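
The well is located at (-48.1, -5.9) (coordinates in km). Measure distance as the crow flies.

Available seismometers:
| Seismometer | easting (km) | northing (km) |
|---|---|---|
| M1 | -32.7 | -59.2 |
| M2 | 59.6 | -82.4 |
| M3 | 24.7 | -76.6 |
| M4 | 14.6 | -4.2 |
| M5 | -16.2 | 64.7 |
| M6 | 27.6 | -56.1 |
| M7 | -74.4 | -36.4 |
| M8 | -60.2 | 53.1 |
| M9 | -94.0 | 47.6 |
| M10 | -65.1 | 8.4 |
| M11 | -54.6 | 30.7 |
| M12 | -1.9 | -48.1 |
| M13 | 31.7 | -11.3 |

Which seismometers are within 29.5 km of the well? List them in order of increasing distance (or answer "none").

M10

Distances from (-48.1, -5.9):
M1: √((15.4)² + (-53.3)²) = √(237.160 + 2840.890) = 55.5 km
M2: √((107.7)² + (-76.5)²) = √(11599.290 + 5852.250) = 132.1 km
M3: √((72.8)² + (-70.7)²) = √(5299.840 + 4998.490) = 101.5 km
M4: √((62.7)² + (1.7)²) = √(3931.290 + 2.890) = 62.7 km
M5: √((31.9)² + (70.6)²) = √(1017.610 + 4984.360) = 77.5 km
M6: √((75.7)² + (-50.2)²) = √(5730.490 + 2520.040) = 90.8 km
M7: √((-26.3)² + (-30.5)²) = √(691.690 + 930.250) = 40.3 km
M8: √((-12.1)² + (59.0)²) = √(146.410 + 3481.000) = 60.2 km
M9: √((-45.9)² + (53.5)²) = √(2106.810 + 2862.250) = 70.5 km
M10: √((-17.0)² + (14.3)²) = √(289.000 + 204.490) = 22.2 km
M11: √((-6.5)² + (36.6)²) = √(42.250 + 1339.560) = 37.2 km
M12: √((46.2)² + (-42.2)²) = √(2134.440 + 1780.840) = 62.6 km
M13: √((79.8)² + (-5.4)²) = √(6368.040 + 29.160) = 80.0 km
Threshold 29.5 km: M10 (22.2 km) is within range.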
•••••
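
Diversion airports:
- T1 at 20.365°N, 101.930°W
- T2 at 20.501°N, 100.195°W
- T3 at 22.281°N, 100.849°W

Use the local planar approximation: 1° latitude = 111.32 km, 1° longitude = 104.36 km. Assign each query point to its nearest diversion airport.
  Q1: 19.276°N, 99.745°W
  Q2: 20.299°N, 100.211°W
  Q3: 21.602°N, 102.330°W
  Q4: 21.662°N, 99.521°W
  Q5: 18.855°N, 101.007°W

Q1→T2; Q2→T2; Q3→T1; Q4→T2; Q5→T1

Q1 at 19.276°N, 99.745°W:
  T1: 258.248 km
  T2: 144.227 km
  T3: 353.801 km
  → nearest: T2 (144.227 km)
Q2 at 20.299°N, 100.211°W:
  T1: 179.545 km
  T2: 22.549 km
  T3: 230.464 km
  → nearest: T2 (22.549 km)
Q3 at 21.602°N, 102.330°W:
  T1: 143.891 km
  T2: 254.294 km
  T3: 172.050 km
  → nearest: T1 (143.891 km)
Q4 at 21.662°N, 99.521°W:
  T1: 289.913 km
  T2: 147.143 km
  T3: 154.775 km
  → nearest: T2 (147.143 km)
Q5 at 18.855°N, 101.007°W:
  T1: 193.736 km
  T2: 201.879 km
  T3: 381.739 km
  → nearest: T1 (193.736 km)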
•••••
**TRY IT**.
Among the entries above, copy exactly only the lines starting with the one containing "-74.4 | -36.4 |" and going through the one containing "31.7 | -11.3 |", both ends included.

**WRITTEN RESPONSE**.
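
| M7 | -74.4 | -36.4 |
| M8 | -60.2 | 53.1 |
| M9 | -94.0 | 47.6 |
| M10 | -65.1 | 8.4 |
| M11 | -54.6 | 30.7 |
| M12 | -1.9 | -48.1 |
| M13 | 31.7 | -11.3 |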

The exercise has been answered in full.